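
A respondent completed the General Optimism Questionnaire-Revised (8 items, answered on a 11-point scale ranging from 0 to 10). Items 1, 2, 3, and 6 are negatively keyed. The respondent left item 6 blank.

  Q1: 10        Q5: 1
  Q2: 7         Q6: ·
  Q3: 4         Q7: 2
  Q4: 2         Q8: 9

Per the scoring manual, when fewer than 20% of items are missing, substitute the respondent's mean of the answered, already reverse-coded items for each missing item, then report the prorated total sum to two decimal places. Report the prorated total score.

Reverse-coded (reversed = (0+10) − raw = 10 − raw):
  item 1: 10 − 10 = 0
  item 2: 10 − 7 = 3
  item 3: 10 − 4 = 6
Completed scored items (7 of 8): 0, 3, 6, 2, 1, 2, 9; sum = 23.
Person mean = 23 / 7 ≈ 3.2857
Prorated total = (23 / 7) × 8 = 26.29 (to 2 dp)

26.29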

---

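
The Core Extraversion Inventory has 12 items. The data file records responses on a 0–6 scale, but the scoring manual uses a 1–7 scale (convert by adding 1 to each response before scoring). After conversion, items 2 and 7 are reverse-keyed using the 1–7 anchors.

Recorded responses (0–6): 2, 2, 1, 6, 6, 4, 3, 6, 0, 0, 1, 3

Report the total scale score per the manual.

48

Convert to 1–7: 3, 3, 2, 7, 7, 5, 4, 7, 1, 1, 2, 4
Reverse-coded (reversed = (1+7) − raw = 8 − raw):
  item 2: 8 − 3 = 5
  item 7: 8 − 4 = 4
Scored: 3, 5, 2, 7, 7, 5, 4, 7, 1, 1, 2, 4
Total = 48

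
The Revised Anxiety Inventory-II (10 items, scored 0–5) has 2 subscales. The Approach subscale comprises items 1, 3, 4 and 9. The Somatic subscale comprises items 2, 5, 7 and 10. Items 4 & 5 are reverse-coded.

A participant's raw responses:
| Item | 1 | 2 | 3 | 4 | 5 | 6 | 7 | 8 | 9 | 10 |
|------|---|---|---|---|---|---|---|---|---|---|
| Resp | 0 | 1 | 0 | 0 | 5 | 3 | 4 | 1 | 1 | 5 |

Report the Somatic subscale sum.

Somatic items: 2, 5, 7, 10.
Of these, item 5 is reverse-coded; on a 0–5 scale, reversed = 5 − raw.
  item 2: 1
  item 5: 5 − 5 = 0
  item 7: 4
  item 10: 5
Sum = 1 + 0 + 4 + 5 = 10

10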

--

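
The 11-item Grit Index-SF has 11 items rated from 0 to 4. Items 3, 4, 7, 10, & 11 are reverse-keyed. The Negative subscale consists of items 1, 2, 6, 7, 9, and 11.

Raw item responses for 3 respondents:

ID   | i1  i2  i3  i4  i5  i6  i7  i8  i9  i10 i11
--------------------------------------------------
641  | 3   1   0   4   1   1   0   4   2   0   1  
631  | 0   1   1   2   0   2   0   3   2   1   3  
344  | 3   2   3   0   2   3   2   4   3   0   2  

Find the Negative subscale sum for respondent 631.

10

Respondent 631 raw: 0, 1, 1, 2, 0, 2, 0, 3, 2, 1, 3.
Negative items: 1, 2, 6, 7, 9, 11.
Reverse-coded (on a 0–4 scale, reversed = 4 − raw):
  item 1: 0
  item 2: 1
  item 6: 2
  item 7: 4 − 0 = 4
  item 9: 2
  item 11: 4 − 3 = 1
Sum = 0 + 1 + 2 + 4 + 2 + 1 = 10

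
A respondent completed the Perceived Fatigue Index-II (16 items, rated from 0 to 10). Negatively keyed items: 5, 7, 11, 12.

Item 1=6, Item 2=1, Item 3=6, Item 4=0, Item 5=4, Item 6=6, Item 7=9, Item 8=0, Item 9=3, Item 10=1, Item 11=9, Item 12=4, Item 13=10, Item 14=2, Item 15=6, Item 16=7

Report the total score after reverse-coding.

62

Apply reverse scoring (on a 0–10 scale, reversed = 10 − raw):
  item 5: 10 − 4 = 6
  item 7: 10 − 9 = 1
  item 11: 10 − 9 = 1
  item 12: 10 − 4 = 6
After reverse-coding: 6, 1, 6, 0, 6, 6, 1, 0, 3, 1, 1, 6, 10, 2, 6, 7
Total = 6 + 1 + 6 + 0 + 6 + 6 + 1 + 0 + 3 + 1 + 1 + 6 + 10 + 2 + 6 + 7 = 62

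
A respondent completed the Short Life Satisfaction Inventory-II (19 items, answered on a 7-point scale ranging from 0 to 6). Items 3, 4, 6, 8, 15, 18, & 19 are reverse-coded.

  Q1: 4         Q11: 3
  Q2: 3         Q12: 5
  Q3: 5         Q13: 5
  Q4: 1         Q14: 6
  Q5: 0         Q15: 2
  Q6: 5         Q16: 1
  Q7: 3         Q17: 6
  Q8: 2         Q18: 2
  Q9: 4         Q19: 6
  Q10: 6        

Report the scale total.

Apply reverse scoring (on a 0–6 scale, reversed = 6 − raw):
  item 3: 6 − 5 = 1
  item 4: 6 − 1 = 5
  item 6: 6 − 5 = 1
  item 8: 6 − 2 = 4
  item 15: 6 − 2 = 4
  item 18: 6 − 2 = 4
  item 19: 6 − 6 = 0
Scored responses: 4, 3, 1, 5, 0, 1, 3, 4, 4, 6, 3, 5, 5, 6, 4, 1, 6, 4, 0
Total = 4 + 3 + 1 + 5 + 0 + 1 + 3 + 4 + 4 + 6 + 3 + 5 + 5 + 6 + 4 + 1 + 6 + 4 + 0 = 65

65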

# What is expected
Everything in the material above from the line that has "The Revised Anxiety" through the line that has "A participant's raw" must be duplicated exactly, with no other lines given.

# Task output
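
The Revised Anxiety Inventory-II (10 items, scored 0–5) has 2 subscales. The Approach subscale comprises items 1, 3, 4 and 9. The Somatic subscale comprises items 2, 5, 7 and 10. Items 4 & 5 are reverse-coded.

A participant's raw responses: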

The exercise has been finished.